◆ **Work to be completed**:
Set down the data that follows, exactly and completely.

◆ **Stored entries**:
- - - - -
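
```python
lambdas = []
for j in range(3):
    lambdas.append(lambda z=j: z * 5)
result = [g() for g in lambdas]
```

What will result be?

Step 1: Default arg z=j captures j at each iteration.
Step 2: lambdas[k] has z defaulting to k, returns k * 5.
Step 3: result = [0, 5, 10]

The answer is [0, 5, 10].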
- - - - -
◆ **Exercise solution**:
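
```python
lambdas = []
for j in range(3):
    lambdas.append(lambda z=j: z * 5)
result = [g() for g in lambdas]
```

What will result be?

Step 1: Default arg z=j captures j at each iteration.
Step 2: lambdas[k] has z defaulting to k, returns k * 5.
Step 3: result = [0, 5, 10]

The answer is [0, 5, 10].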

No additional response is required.